- Prompt -
Among the records that follow, count the lines where "domains" appears, and state the count by itself.

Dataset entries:
***
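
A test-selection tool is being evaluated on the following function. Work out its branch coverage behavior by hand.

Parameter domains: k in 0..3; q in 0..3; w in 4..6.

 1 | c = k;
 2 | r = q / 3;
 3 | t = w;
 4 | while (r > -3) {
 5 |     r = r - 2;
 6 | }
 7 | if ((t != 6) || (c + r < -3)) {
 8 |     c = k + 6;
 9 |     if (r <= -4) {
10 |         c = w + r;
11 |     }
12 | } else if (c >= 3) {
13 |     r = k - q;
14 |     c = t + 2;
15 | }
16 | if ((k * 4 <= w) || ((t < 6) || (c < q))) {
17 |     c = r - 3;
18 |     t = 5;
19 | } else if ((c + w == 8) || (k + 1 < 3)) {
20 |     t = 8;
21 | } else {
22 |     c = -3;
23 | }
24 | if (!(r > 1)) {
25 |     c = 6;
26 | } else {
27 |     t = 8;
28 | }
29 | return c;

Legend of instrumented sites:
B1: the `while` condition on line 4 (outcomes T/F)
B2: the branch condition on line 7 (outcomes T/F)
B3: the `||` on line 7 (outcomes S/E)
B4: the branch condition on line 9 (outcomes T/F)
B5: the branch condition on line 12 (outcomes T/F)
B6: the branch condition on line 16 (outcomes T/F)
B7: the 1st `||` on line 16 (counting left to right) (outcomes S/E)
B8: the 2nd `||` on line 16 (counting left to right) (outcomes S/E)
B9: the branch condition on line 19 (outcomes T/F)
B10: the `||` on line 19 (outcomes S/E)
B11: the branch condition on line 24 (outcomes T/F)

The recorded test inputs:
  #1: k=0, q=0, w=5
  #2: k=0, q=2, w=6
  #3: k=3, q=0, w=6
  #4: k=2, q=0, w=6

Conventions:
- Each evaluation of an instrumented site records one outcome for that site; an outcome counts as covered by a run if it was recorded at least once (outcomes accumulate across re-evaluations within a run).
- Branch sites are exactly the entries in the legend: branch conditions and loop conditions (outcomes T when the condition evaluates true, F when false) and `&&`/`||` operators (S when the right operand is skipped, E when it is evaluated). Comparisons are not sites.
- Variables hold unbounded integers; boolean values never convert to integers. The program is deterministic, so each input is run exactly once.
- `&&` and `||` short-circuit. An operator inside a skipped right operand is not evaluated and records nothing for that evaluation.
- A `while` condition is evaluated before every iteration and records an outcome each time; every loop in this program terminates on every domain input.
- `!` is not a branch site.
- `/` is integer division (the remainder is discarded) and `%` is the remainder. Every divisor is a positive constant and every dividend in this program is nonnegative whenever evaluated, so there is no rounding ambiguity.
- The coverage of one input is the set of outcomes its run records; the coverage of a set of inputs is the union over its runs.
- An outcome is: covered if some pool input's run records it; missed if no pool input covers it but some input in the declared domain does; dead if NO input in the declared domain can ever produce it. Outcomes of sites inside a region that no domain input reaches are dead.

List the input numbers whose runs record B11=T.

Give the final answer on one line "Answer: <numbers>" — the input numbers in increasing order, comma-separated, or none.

input #1 (k=0, q=0, w=5): produces B11=T
input #2 (k=0, q=2, w=6): produces B11=T
input #3 (k=3, q=0, w=6): does not produce B11=T
input #4 (k=2, q=0, w=6): produces B11=T

Answer: 1, 2, 4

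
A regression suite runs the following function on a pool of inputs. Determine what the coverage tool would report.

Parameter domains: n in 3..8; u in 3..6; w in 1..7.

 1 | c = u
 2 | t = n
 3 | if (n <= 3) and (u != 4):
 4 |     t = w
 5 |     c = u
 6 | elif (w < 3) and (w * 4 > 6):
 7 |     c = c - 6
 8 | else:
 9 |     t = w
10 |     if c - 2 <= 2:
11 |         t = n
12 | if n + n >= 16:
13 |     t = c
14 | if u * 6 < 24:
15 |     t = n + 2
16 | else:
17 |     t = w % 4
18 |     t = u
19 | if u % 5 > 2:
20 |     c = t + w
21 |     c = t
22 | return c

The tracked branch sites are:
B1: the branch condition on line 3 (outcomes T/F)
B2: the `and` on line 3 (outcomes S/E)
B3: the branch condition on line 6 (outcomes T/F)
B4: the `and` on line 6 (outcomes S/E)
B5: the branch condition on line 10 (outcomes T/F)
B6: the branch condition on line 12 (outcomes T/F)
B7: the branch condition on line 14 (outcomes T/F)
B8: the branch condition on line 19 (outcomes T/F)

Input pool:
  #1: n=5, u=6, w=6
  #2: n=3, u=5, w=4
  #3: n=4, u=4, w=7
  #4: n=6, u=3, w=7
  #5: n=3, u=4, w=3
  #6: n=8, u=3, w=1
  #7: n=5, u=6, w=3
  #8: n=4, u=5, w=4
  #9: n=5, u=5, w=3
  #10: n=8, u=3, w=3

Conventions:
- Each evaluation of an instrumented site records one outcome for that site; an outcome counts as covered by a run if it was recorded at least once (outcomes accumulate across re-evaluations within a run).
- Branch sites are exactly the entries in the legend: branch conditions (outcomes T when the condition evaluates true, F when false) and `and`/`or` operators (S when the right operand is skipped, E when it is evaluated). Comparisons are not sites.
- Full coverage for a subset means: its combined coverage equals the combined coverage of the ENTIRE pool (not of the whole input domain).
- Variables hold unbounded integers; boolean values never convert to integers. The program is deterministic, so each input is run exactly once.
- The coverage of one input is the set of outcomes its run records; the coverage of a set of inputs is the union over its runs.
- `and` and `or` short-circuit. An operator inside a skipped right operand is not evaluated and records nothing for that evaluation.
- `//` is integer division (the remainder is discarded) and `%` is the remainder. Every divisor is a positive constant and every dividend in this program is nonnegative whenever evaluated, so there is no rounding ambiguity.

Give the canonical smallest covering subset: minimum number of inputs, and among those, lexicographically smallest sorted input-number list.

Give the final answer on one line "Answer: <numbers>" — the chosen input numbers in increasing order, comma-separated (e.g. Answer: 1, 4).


#1 (n=5, u=6, w=6) -> covered: B1=F, B2=S, B3=F, B4=S, B5=F, B6=F, B7=F, B8=F
#2 (n=3, u=5, w=4) -> covered: B1=T, B2=E, B6=F, B7=F, B8=F
#3 (n=4, u=4, w=7) -> covered: B1=F, B2=S, B3=F, B4=S, B5=T, B6=F, B7=F, B8=T
#4 (n=6, u=3, w=7) -> covered: B1=F, B2=S, B3=F, B4=S, B5=T, B6=F, B7=T, B8=T
#5 (n=3, u=4, w=3) -> covered: B1=F, B2=E, B3=F, B4=S, B5=T, B6=F, B7=F, B8=T
#6 (n=8, u=3, w=1) -> covered: B1=F, B2=S, B3=F, B4=E, B5=T, B6=T, B7=T, B8=T
#7 (n=5, u=6, w=3) -> covered: B1=F, B2=S, B3=F, B4=S, B5=F, B6=F, B7=F, B8=F
#8 (n=4, u=5, w=4) -> covered: B1=F, B2=S, B3=F, B4=S, B5=F, B6=F, B7=F, B8=F
#9 (n=5, u=5, w=3) -> covered: B1=F, B2=S, B3=F, B4=S, B5=F, B6=F, B7=F, B8=F
#10 (n=8, u=3, w=3) -> covered: B1=F, B2=S, B3=F, B4=S, B5=T, B6=T, B7=T, B8=T
the full pool covers 15 outcomes: B1=T, B1=F, B2=S, B2=E, B3=F, B4=S, B4=E, B5=T, B5=F, B6=T, B6=F, B7=T, B7=F, B8=T, B8=F
every size-1 subset falls short of the 15 outcomes (best: 8/15)
every size-2 subset falls short of the 15 outcomes (best: 13/15)
the canonical winner is {1, 2, 6}: size 3, full 15-outcome coverage, earliest index list among size-3 covers
Answer: 1, 2, 6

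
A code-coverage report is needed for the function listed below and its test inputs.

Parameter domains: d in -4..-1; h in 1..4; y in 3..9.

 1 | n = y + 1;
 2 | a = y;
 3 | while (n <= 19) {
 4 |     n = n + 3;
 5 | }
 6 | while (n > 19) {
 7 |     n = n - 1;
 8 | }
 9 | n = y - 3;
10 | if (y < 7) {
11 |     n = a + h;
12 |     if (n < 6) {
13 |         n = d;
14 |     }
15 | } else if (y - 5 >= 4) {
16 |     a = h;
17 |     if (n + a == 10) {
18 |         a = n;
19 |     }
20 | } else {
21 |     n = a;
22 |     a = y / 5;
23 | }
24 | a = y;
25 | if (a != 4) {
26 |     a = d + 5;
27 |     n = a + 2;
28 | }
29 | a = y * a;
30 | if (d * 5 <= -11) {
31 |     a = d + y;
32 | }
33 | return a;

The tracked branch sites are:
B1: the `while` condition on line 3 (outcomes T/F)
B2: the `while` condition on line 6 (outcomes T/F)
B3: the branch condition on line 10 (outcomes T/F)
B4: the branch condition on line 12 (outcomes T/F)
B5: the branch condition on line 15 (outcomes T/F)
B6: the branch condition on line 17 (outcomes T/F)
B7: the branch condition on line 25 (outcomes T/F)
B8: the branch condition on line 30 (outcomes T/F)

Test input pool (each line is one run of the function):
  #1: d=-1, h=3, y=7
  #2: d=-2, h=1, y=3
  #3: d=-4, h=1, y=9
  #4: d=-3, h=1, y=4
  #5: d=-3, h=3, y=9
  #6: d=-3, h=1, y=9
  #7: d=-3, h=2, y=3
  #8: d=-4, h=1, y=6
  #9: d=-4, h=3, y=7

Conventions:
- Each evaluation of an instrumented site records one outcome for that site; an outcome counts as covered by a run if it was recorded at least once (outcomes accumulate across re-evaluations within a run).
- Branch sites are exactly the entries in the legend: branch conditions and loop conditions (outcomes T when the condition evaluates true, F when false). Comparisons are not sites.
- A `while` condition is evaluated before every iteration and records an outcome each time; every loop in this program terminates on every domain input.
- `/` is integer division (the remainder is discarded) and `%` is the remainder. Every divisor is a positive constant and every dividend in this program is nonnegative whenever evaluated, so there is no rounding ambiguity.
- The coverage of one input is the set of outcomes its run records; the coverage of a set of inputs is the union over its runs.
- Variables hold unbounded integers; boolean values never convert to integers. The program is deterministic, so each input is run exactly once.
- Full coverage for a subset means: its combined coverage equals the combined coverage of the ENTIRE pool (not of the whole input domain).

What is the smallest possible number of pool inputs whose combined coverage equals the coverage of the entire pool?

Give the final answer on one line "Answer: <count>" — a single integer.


test 1 (d=-1, h=3, y=7) hits B1=T, B1=F, B2=T, B2=F, B3=F, B5=F, B7=T, B8=F
test 2 (d=-2, h=1, y=3) hits B1=T, B1=F, B2=T, B2=F, B3=T, B4=T, B7=T, B8=F
test 3 (d=-4, h=1, y=9) hits B1=T, B1=F, B2=T, B2=F, B3=F, B5=T, B6=F, B7=T, B8=T
test 4 (d=-3, h=1, y=4) hits B1=T, B1=F, B2=T, B2=F, B3=T, B4=T, B7=F, B8=T
test 5 (d=-3, h=3, y=9) hits B1=T, B1=F, B2=T, B2=F, B3=F, B5=T, B6=F, B7=T, B8=T
test 6 (d=-3, h=1, y=9) hits B1=T, B1=F, B2=T, B2=F, B3=F, B5=T, B6=F, B7=T, B8=T
test 7 (d=-3, h=2, y=3) hits B1=T, B1=F, B2=T, B2=F, B3=T, B4=T, B7=T, B8=T
test 8 (d=-4, h=1, y=6) hits B1=T, B1=F, B2=T, B2=F, B3=T, B4=F, B7=T, B8=T
test 9 (d=-4, h=3, y=7) hits B1=T, B1=F, B2=T, B2=F, B3=F, B5=F, B7=T, B8=T
the full pool covers 15 outcomes: B1=T, B1=F, B2=T, B2=F, B3=T, B3=F, B4=T, B4=F, B5=T, B5=F, B6=F, B7=T, B7=F, B8=T, B8=F
no size-1 subset reaches all 15 outcomes (best union: 9/15)
no size-2 subset reaches all 15 outcomes (best union: 12/15)
no size-3 subset reaches all 15 outcomes (best union: 14/15)
at size 4, {1, 3, 4, 8} reaches all 15 outcomes; every lexicographically earlier size-4 subset fails
Answer: 4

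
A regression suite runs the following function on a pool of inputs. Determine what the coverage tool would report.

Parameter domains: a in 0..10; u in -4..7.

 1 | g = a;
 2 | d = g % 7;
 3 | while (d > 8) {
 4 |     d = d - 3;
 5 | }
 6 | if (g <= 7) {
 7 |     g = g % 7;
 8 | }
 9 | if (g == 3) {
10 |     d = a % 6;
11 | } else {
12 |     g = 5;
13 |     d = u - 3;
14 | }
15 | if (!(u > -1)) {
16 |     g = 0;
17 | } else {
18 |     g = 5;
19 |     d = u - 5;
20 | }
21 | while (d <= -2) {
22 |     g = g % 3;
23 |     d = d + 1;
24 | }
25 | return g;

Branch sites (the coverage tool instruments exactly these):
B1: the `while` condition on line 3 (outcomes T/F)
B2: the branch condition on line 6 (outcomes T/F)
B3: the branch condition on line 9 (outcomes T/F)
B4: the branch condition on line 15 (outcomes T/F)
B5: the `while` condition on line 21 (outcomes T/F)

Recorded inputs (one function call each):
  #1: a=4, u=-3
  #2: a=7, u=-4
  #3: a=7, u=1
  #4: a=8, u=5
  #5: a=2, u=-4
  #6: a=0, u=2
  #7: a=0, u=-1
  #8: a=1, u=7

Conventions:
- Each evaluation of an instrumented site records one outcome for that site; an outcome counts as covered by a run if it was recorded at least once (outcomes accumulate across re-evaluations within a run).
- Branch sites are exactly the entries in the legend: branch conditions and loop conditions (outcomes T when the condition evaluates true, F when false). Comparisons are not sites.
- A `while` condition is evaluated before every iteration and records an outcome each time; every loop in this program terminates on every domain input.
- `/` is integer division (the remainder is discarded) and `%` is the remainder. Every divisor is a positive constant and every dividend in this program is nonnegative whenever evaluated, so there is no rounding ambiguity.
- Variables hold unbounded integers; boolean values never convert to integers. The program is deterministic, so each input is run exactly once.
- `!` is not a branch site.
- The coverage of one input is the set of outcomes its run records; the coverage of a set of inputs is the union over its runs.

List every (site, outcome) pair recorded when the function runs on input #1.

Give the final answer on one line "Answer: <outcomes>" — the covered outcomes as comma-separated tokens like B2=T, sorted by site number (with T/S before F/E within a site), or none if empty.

Event log for input #1 (a=4, u=-3):
  B1->F, B2->T, B3->F, B4->T, B5->T, B5->T, B5->T, B5->T, B5->T, B5->F
as a set, this run covers: B1=F, B2=T, B3=F, B4=T, B5=T, B5=F

Answer: B1=F, B2=T, B3=F, B4=T, B5=T, B5=F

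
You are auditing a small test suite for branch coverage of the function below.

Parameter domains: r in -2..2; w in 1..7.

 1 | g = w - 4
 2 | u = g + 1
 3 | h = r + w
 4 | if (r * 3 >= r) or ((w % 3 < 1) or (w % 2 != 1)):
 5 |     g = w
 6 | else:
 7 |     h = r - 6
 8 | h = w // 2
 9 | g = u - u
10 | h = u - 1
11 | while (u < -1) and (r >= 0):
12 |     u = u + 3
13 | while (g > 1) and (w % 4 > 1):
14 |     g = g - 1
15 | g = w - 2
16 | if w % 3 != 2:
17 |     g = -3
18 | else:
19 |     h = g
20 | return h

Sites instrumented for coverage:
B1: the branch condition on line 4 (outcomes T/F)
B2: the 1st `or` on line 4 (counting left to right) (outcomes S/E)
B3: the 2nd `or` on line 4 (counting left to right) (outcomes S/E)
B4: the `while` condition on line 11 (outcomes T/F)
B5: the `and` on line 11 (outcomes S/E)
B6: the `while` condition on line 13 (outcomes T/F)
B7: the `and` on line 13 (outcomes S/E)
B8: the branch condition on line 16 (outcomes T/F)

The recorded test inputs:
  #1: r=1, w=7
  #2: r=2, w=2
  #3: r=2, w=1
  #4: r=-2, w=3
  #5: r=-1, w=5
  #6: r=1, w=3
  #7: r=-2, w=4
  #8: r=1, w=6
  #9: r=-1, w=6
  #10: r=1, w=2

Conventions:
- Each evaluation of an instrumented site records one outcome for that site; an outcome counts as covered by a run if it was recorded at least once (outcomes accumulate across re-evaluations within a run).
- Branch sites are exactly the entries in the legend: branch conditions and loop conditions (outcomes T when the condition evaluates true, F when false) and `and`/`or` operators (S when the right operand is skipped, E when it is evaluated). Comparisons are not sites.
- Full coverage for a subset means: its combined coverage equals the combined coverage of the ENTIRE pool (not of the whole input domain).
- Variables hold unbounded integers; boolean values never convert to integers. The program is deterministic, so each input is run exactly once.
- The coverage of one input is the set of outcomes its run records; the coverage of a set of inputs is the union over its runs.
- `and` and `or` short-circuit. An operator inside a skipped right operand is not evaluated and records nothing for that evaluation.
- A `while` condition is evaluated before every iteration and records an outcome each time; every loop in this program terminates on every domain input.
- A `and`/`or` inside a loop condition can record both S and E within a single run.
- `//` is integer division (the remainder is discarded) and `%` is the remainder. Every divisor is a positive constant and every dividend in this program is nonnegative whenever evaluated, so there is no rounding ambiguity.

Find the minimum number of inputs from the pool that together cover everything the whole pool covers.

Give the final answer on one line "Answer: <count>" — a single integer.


input #1, r=1, w=7: events B2->S, B1->T, B5->S, B4->F, B7->S, B6->F, B8->T; outcomes B1=T, B2=S, B4=F, B5=S, B6=F, B7=S, B8=T
input #2, r=2, w=2: events B2->S, B1->T, B5->S, B4->F, B7->S, B6->F, B8->F; outcomes B1=T, B2=S, B4=F, B5=S, B6=F, B7=S, B8=F
input #3, r=2, w=1: events B2->S, B1->T, B5->E, B4->T, B5->S, B4->F, B7->S, B6->F, B8->T; outcomes B1=T, B2=S, B4=T, B4=F, B5=S, B5=E, B6=F, B7=S, B8=T
input #4, r=-2, w=3: events B2->E, B3->S, B1->T, B5->S, B4->F, B7->S, B6->F, B8->T; outcomes B1=T, B2=E, B3=S, B4=F, B5=S, B6=F, B7=S, B8=T
input #5, r=-1, w=5: events B2->E, B3->E, B1->F, B5->S, B4->F, B7->S, B6->F, B8->F; outcomes B1=F, B2=E, B3=E, B4=F, B5=S, B6=F, B7=S, B8=F
input #6, r=1, w=3: events B2->S, B1->T, B5->S, B4->F, B7->S, B6->F, B8->T; outcomes B1=T, B2=S, B4=F, B5=S, B6=F, B7=S, B8=T
input #7, r=-2, w=4: events B2->E, B3->E, B1->T, B5->S, B4->F, B7->S, B6->F, B8->T; outcomes B1=T, B2=E, B3=E, B4=F, B5=S, B6=F, B7=S, B8=T
input #8, r=1, w=6: events B2->S, B1->T, B5->S, B4->F, B7->S, B6->F, B8->T; outcomes B1=T, B2=S, B4=F, B5=S, B6=F, B7=S, B8=T
input #9, r=-1, w=6: events B2->E, B3->S, B1->T, B5->S, B4->F, B7->S, B6->F, B8->T; outcomes B1=T, B2=E, B3=S, B4=F, B5=S, B6=F, B7=S, B8=T
input #10, r=1, w=2: events B2->S, B1->T, B5->S, B4->F, B7->S, B6->F, B8->F; outcomes B1=T, B2=S, B4=F, B5=S, B6=F, B7=S, B8=F
together the pool reaches 14 outcomes: B1=T, B1=F, B2=S, B2=E, B3=S, B3=E, B4=T, B4=F, B5=S, B5=E, B6=F, B7=S, B8=T, B8=F
no size-1 subset reaches all 14 outcomes (best union: 9/14)
no size-2 subset reaches all 14 outcomes (best union: 13/14)
inputs {3, 4, 5} (size 3) cover everything; no size-3 subset with a lexicographically smaller index list covers all 14
Answer: 3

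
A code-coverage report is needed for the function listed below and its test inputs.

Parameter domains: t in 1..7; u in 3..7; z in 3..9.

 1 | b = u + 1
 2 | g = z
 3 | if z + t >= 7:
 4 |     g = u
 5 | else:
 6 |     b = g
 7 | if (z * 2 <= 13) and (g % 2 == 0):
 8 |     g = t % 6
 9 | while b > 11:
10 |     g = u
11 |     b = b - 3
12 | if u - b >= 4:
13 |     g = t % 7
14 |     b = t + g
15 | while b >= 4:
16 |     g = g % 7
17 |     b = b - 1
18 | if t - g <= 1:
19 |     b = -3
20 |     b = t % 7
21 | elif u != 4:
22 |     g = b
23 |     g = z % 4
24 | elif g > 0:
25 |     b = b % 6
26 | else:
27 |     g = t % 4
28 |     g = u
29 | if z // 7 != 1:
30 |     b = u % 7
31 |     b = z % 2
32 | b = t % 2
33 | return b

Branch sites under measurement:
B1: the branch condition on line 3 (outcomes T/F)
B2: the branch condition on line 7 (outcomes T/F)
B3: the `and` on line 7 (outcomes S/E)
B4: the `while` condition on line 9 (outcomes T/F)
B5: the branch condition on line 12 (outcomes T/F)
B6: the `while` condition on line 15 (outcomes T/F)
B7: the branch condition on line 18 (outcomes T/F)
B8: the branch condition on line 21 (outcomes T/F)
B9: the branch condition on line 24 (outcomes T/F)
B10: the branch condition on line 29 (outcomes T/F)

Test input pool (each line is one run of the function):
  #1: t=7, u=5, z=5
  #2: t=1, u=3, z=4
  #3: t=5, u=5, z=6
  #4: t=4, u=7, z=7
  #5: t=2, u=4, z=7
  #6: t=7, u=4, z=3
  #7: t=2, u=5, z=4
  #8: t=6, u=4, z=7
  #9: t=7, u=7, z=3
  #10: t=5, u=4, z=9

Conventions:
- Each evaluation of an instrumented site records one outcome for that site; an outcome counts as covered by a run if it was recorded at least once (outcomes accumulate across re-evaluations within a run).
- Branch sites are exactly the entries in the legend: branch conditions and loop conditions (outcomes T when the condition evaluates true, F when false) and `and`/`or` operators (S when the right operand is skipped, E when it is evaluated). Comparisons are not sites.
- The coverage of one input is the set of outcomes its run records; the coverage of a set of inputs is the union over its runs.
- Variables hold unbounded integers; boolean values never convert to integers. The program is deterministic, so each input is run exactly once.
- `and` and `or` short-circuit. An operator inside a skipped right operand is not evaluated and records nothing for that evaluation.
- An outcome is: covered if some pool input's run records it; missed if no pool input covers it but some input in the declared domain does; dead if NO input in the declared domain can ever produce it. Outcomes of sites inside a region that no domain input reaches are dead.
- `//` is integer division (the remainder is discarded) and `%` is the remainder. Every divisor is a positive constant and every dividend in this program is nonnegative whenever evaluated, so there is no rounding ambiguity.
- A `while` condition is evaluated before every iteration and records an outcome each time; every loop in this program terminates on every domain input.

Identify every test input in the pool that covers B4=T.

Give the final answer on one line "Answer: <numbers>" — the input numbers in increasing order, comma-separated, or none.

input #1 (t=7, u=5, z=5): does not record B4=T
input #2 (t=1, u=3, z=4): does not record B4=T
input #3 (t=5, u=5, z=6): does not record B4=T
input #4 (t=4, u=7, z=7): does not record B4=T
input #5 (t=2, u=4, z=7): does not record B4=T
input #6 (t=7, u=4, z=3): does not record B4=T
input #7 (t=2, u=5, z=4): does not record B4=T
input #8 (t=6, u=4, z=7): does not record B4=T
input #9 (t=7, u=7, z=3): does not record B4=T
input #10 (t=5, u=4, z=9): does not record B4=T

Answer: none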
***
- Solution -
6